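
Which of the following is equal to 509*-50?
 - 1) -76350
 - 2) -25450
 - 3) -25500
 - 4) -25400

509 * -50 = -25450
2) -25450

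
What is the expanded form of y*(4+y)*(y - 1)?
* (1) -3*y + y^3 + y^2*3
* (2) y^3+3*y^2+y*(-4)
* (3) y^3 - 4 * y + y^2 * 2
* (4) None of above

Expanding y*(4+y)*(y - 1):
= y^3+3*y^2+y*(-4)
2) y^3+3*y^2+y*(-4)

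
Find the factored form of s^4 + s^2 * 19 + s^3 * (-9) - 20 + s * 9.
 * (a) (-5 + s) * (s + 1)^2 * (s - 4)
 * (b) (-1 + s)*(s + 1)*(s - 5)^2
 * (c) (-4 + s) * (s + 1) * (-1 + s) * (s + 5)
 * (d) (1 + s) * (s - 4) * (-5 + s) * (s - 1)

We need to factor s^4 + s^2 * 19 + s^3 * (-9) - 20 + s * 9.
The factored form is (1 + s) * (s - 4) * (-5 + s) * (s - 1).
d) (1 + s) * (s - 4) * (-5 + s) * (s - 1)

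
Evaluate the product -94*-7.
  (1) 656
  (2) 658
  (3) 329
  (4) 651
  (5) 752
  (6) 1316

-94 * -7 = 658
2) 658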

* * *

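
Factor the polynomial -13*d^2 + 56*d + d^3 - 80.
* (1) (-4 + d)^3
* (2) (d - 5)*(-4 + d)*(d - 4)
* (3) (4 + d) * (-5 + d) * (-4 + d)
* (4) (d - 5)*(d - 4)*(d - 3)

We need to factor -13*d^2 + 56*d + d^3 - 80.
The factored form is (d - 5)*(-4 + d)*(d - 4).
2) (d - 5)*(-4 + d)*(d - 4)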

__Exercise goal__
Return, word for word, the lines of the data above from the line with "Which of the following is equal to 509*-50?" through the line with "(s + 1)^2 * (s - 4)", inclusive.

__Answer box__
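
Which of the following is equal to 509*-50?
 - 1) -76350
 - 2) -25450
 - 3) -25500
 - 4) -25400

509 * -50 = -25450
2) -25450

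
What is the expanded form of y*(4+y)*(y - 1)?
* (1) -3*y + y^3 + y^2*3
* (2) y^3+3*y^2+y*(-4)
* (3) y^3 - 4 * y + y^2 * 2
* (4) None of above

Expanding y*(4+y)*(y - 1):
= y^3+3*y^2+y*(-4)
2) y^3+3*y^2+y*(-4)

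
Find the factored form of s^4 + s^2 * 19 + s^3 * (-9) - 20 + s * 9.
 * (a) (-5 + s) * (s + 1)^2 * (s - 4)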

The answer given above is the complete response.